# WHAT THE EXERCISE ASKS
Pick out each line in these entries that contains the string "follows".

Extracted data entries
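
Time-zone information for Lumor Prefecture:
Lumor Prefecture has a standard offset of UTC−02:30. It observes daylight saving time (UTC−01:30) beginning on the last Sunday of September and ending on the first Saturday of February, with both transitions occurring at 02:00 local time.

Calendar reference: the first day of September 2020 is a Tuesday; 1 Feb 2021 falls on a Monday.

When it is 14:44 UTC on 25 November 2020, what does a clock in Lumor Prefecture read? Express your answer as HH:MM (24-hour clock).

1 September 2020 is a Tuesday, so Sundays fall on 6, 13, 20, 27; the last is September 27.
1 February 2021 is a Monday, so the first Saturday is February 6.
At the standard offset (UTC−02:30), 14:44 UTC − 2h30m = 12:14 Lumor Prefecture standard time.
The standard-time date in Lumor Prefecture, 25 November 2020, lies within the daylight-saving period (27 September 2020 – 6 February 2021), so Lumor Prefecture is on daylight time, UTC−01:30.
14:44 UTC − 1h30m = 13:14 local.

13:14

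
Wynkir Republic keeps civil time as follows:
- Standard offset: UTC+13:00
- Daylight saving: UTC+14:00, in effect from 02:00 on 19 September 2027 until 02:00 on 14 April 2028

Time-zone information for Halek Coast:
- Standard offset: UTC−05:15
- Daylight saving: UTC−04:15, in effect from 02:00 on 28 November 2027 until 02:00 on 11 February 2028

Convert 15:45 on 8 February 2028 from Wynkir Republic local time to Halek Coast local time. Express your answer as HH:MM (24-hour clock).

21:30

8 February 2028 falls between 19 September 2027 and 14 April 2028, so daylight saving is in effect and Wynkir Republic is at UTC+14:00.
15:45 Wynkir Republic − 14h = 01:45 UTC.
At the standard offset (UTC−05:15), 01:45 UTC − 5h15m = 20:30 Halek Coast standard time (rolling into the previous day, 7 February 2028).
The standard-time date in Halek Coast, 7 February 2028, falls between 28 November 2027 and 11 February 2028, so daylight saving is in effect and Halek Coast is at UTC−04:15.
01:45 UTC − 4h15m = 21:30 Halek Coast (rolling into the previous day, 7 February 2028).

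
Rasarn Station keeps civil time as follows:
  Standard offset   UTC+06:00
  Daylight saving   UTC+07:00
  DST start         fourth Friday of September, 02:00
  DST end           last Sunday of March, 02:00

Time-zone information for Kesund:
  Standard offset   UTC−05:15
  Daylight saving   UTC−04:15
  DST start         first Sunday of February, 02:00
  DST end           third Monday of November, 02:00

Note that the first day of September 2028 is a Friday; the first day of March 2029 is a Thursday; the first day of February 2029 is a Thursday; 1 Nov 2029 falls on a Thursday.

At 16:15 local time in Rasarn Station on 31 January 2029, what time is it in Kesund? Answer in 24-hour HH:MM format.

04:00

1 September 2028 is a Friday, so the first Friday is September 1 and the fourth is September 22.
1 March 2029 is a Thursday, so Sundays fall on 4, 11, 18, 25; the last is March 25.
31 January 2029 lies within the daylight-saving period (22 September 2028 – 25 March 2029), so Rasarn Station is on daylight time, UTC+07:00.
16:15 Rasarn Station − 7h = 09:15 UTC.
1 February 2029 is a Thursday, so the first Sunday is February 4.
1 November 2029 is a Thursday, so the first Monday is November 5 and the third is November 19.
At the standard offset (UTC−05:15), 09:15 UTC − 5h15m = 04:00 Kesund standard time.
The standard-time date in Kesund, 31 January 2029, does not fall between 4 February and 19 November, so daylight saving is not in effect and Kesund is at UTC−05:15.
09:15 UTC − 5h15m = 04:00 Kesund.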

# REPLY TO THE TASK
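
Wynkir Republic keeps civil time as follows:
Rasarn Station keeps civil time as follows: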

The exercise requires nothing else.